Instructions to follow -
Could you print all the entries exactly?

Extracted entries -
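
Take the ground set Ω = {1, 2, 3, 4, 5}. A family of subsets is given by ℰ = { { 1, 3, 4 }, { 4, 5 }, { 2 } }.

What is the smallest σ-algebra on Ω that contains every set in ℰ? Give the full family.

Initial family (5 sets): { {}, { 2 }, { 4, 5 }, { 1, 3, 4 }, Ω }.
Iteration 1: +5 →
  { 2, 5 }  = complement { 1, 3, 4 }
  { 1, 2, 3 }  = complement { 4, 5 }
  { 2, 4, 5 }  = { 4, 5 } ∪ { 2 }
  { 1, 2, 3, 4 }  = { 1, 3, 4 } ∪ { 2 }
  { 1, 3, 4, 5 }  = complement { 2 }
  |family| = 10
Iteration 2. New:
  { 5 }  = complement { 1, 2, 3, 4 }
  { 1, 3 }  = complement { 2, 4, 5 }
  { 1, 2, 3, 5 }  = { 2, 5 } ∪ { 1, 2, 3 }
  |family| = 13
Iteration 3 adds 2:
  { 4 }  = complement { 1, 2, 3, 5 }
  { 1, 3, 5 }  = { 1, 3 } ∪ { 5 }
  |family| = 15
Iteration 4: 1 new —
  { 2, 4 }  = complement { 1, 3, 5 }
  |family| = 16
After Iteration 5 the family is unchanged; done.

σ(ℰ) = { {}, { 2 }, { 4 }, { 5 }, { 1, 3 }, { 2, 4 }, { 2, 5 }, { 4, 5 }, { 1, 2, 3 }, { 1, 3, 4 }, { 1, 3, 5 }, { 2, 4, 5 }, { 1, 2, 3, 4 }, { 1, 2, 3, 5 }, { 1, 3, 4, 5 }, Ω }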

Written response -
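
Take the ground set Ω = {1, 2, 3, 4, 5}. A family of subsets is given by ℰ = { { 1, 3, 4 }, { 4, 5 }, { 2 } }.

What is the smallest σ-algebra on Ω that contains every set in ℰ? Give the full family.

Initial family (5 sets): { {}, { 2 }, { 4, 5 }, { 1, 3, 4 }, Ω }.
Iteration 1: +5 →
  { 2, 5 }  = complement { 1, 3, 4 }
  { 1, 2, 3 }  = complement { 4, 5 }
  { 2, 4, 5 }  = { 4, 5 } ∪ { 2 }
  { 1, 2, 3, 4 }  = { 1, 3, 4 } ∪ { 2 }
  { 1, 3, 4, 5 }  = complement { 2 }
  |family| = 10
Iteration 2. New:
  { 5 }  = complement { 1, 2, 3, 4 }
  { 1, 3 }  = complement { 2, 4, 5 }
  { 1, 2, 3, 5 }  = { 2, 5 } ∪ { 1, 2, 3 }
  |family| = 13
Iteration 3 adds 2:
  { 4 }  = complement { 1, 2, 3, 5 }
  { 1, 3, 5 }  = { 1, 3 } ∪ { 5 }
  |family| = 15
Iteration 4: 1 new —
  { 2, 4 }  = complement { 1, 3, 5 }
  |family| = 16
After Iteration 5 the family is unchanged; done.

σ(ℰ) = { {}, { 2 }, { 4 }, { 5 }, { 1, 3 }, { 2, 4 }, { 2, 5 }, { 4, 5 }, { 1, 2, 3 }, { 1, 3, 4 }, { 1, 3, 5 }, { 2, 4, 5 }, { 1, 2, 3, 4 }, { 1, 2, 3, 5 }, { 1, 3, 4, 5 }, Ω }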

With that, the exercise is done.